Work instructions => Retype exactly the lines that run from the start of the data to the line holding "Design conflicts with Budget.", including both, and only those.

Supplied information =>
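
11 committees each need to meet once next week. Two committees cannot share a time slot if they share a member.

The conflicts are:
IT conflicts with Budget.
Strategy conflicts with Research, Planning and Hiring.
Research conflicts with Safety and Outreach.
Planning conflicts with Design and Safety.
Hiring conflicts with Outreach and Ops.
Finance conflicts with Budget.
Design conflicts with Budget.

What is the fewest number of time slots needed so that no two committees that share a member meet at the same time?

Planning and Safety conflict, so at least 2 time slots are needed.
2 time slots suffice: time slot 1 → {Research, Planning, Hiring, Budget}; time slot 2 → {IT, Strategy, Finance, Design, Safety, Outreach, Ops}. Each listed conflict is separated.

2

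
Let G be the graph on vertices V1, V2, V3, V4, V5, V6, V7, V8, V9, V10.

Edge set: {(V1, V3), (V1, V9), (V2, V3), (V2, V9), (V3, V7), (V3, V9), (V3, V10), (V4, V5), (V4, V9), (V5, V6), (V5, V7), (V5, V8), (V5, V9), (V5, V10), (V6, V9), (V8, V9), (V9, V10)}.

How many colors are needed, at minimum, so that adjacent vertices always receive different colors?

3

V1, V3, V9 are pairwise adjacent, so at least 3 colors are needed.
3 colors suffice: color 1 → {V7, V9}; color 2 → {V3, V5}; color 3 → {V1, V2, V4, V6, V8, V10}. Each edge has distinct colors on its endpoints.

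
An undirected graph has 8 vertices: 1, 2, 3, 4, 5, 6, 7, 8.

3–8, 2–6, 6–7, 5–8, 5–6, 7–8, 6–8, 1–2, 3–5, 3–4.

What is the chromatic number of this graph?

3

6, 7, 8 are pairwise adjacent, so at least 3 colors are needed.
A valid assignment using 3 colors: 1=red, 2=blue, 3=red, 4=blue, 5=green, 6=red, 7=green, 8=blue. Each edge has distinct colors on its endpoints.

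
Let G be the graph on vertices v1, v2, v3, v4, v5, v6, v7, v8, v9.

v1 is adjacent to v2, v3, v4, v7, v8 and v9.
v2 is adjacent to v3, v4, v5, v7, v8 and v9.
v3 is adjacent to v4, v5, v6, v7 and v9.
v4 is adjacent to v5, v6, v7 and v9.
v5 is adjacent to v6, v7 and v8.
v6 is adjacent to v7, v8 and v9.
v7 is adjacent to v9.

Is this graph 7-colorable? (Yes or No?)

Yes

The chromatic number is 6. v1, v2, v3, v4, v7, v9 are mutually adjacent (a clique of size 6), so at least 6 colors are needed.
One proper 6-coloring: v1=5, v2=2, v3=1, v4=4, v5=5, v6=2, v7=3, v8=1, v9=6.
Since 7 ≥ 6, a proper 7-coloring certainly exists.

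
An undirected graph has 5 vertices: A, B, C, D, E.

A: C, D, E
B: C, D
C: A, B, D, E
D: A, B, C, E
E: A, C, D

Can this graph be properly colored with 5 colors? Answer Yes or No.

The chromatic number is 4. A, C, D, E form a clique, so at least 4 colors are needed.
4 colors suffice: color 1 → {C}; color 2 → {D}; color 3 → {A, B}; color 4 → {E}.
Since 5 ≥ 4, a proper 5-coloring certainly exists.

Yes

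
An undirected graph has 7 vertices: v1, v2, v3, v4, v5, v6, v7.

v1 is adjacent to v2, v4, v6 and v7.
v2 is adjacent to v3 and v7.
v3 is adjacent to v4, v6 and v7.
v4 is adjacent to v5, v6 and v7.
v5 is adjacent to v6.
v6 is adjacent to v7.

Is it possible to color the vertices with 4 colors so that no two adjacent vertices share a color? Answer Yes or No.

The chromatic number is 4. v1, v4, v6, v7 are mutually adjacent (a clique of size 4), so at least 4 colors are needed.
4 colors suffice: v1=4, v2=1, v3=4, v4=1, v5=2, v6=3, v7=2.
That is already a proper 4-coloring.

Yes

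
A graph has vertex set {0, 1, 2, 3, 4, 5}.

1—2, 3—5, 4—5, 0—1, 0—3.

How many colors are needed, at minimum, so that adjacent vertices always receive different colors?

2

4 and 5 are adjacent, so at least 2 colors are needed.
2 colors suffice: color a → {0, 2, 5}; color b → {1, 3, 4}. No two adjacent vertices share a color.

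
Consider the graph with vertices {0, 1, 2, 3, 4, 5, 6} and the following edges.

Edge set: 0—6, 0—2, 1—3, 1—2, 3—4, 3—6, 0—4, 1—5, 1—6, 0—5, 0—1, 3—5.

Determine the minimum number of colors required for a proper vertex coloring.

3

0, 1, 2 form a triangle, so at least 3 colors are needed.
3 colors suffice: 0=b, 1=a, 2=c, 3=b, 4=a, 5=c, 6=c. No two adjacent vertices share a color.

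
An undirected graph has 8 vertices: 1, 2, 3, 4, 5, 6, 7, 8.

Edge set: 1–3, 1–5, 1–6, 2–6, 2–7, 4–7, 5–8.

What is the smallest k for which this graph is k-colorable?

1 and 5 are adjacent, so at least 2 colors are needed.
2 colors suffice: color a → {1, 2, 4, 8}; color b → {3, 5, 6, 7}. No two adjacent vertices share a color.

2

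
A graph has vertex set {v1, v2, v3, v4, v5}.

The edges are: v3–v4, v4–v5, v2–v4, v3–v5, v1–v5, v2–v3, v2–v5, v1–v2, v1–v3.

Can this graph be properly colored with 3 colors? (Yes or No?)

No

v1, v2, v3, v5 form a clique, so at least 4 colors are needed.
So 3 colors are not enough.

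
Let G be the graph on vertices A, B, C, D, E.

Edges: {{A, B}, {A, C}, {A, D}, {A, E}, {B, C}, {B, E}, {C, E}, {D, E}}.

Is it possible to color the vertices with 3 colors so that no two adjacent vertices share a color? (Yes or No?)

A, B, C, E form a clique, so at least 4 colors are needed.
So 3 colors are not enough.

No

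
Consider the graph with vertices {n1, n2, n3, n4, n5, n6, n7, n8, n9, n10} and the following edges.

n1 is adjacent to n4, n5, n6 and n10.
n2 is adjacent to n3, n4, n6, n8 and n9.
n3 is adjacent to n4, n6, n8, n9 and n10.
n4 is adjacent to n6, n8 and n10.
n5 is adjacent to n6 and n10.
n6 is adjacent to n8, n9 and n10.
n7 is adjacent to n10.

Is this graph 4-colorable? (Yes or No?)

No

n2, n3, n4, n6, n8 are mutually adjacent (a clique of size 5), so at least 5 colors are needed.
So 4 colors are not enough.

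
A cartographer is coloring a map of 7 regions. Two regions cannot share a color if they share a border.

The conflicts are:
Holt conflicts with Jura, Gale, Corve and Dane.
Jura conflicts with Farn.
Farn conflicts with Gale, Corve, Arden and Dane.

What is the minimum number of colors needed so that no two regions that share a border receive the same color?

Farn and Gale conflict, so at least 2 colors are needed.
One proper 2-coloring: Holt=1, Jura=2, Farn=1, Gale=2, Corve=2, Arden=2, Dane=2. Each listed conflict is separated.

2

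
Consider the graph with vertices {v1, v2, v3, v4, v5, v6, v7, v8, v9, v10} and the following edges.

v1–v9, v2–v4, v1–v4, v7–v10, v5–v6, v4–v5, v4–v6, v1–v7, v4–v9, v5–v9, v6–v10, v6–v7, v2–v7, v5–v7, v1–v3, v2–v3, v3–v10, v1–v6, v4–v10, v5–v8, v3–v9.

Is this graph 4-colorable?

The chromatic number is 3. v4, v6, v10 form a triangle, so at least 3 colors are needed.
3 colors suffice: v1=B, v2=B, v3=R, v4=R, v5=B, v6=G, v7=R, v8=R, v9=G, v10=B.
Since 4 ≥ 3, a proper 4-coloring certainly exists.

Yes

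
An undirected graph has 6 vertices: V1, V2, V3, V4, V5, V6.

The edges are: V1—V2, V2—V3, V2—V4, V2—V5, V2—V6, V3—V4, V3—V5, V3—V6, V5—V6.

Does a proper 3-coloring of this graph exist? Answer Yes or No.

V2, V3, V5, V6 are mutually adjacent (a clique of size 4), so at least 4 colors are needed.
So 3 colors are not enough.

No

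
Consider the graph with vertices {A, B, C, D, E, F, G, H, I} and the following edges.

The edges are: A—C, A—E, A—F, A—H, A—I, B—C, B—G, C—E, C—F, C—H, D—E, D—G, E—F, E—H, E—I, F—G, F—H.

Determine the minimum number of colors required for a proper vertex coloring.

A, C, E, F, H form a clique, so at least 5 colors are needed.
5 colors suffice: color 1 → {E, G}; color 2 → {C, D, I}; color 3 → {B, F}; color 4 → {A}; color 5 → {H}. No two adjacent vertices share a color.

5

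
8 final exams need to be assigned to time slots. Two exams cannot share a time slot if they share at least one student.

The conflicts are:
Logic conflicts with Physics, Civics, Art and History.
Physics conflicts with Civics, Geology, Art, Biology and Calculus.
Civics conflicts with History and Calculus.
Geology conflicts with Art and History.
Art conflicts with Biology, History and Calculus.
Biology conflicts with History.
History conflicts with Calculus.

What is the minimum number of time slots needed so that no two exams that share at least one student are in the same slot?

3

Geology, Art, History all conflict with each other, so at least 3 time slots are needed.
A valid assignment using 3 time slots: Logic=3, Physics=1, Civics=2, Geology=3, Art=2, Biology=3, History=1, Calculus=3. No two conflicting exams share a time slot.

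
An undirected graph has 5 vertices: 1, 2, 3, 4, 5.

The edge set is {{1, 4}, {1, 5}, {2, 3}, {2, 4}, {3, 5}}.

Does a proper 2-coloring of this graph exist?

The cycle 2-4-1-5-3-2 has odd length 5, so it cannot be 2-colored; at least 3 colors are needed.
So 2 colors are not enough.

No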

Exercise response =>
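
11 committees each need to meet once next week. Two committees cannot share a time slot if they share a member.

The conflicts are:
IT conflicts with Budget.
Strategy conflicts with Research, Planning and Hiring.
Research conflicts with Safety and Outreach.
Planning conflicts with Design and Safety.
Hiring conflicts with Outreach and Ops.
Finance conflicts with Budget.
Design conflicts with Budget.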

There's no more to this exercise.